Directions for this task
Reproduce all entries precisely, down to the last character.

Given data
Segment Open

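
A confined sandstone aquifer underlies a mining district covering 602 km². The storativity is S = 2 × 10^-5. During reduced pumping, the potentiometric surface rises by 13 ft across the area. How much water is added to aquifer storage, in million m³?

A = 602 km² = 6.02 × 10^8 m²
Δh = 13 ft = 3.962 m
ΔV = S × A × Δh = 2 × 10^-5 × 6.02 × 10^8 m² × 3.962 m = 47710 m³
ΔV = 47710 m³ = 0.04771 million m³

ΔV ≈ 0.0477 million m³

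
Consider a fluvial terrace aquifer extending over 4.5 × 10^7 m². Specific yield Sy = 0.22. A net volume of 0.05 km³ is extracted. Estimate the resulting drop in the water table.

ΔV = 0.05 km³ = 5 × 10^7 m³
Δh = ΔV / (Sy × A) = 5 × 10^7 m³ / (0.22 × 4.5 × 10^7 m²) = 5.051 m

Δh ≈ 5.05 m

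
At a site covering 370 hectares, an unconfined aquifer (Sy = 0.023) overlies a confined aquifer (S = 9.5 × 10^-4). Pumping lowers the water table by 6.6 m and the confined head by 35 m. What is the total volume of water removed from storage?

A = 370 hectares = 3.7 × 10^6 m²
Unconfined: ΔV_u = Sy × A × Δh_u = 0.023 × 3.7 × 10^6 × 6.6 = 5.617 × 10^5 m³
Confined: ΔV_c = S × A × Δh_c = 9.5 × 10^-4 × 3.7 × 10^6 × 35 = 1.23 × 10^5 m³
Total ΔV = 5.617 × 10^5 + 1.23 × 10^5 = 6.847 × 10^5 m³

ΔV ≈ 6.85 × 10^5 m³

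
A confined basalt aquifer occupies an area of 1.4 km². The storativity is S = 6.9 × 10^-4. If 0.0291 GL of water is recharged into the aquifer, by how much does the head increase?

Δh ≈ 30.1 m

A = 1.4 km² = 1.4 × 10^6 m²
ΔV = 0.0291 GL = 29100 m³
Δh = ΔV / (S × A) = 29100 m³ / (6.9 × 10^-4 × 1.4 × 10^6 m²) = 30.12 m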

Segment Closed

Answer for this exercise
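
A confined sandstone aquifer underlies a mining district covering 602 km². The storativity is S = 2 × 10^-5. During reduced pumping, the potentiometric surface rises by 13 ft across the area. How much water is added to aquifer storage, in million m³?

A = 602 km² = 6.02 × 10^8 m²
Δh = 13 ft = 3.962 m
ΔV = S × A × Δh = 2 × 10^-5 × 6.02 × 10^8 m² × 3.962 m = 47710 m³
ΔV = 47710 m³ = 0.04771 million m³

ΔV ≈ 0.0477 million m³

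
Consider a fluvial terrace aquifer extending over 4.5 × 10^7 m². Specific yield Sy = 0.22. A net volume of 0.05 km³ is extracted. Estimate the resulting drop in the water table.

ΔV = 0.05 km³ = 5 × 10^7 m³
Δh = ΔV / (Sy × A) = 5 × 10^7 m³ / (0.22 × 4.5 × 10^7 m²) = 5.051 m

Δh ≈ 5.05 m

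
At a site covering 370 hectares, an unconfined aquifer (Sy = 0.023) overlies a confined aquifer (S = 9.5 × 10^-4). Pumping lowers the water table by 6.6 m and the confined head by 35 m. What is the total volume of water removed from storage?

A = 370 hectares = 3.7 × 10^6 m²
Unconfined: ΔV_u = Sy × A × Δh_u = 0.023 × 3.7 × 10^6 × 6.6 = 5.617 × 10^5 m³
Confined: ΔV_c = S × A × Δh_c = 9.5 × 10^-4 × 3.7 × 10^6 × 35 = 1.23 × 10^5 m³
Total ΔV = 5.617 × 10^5 + 1.23 × 10^5 = 6.847 × 10^5 m³

ΔV ≈ 6.85 × 10^5 m³

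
A confined basalt aquifer occupies an area of 1.4 km². The storativity is S = 6.9 × 10^-4. If 0.0291 GL of water is recharged into the aquifer, by how much does the head increase?

Δh ≈ 30.1 m

A = 1.4 km² = 1.4 × 10^6 m²
ΔV = 0.0291 GL = 29100 m³
Δh = ΔV / (S × A) = 29100 m³ / (6.9 × 10^-4 × 1.4 × 10^6 m²) = 30.12 m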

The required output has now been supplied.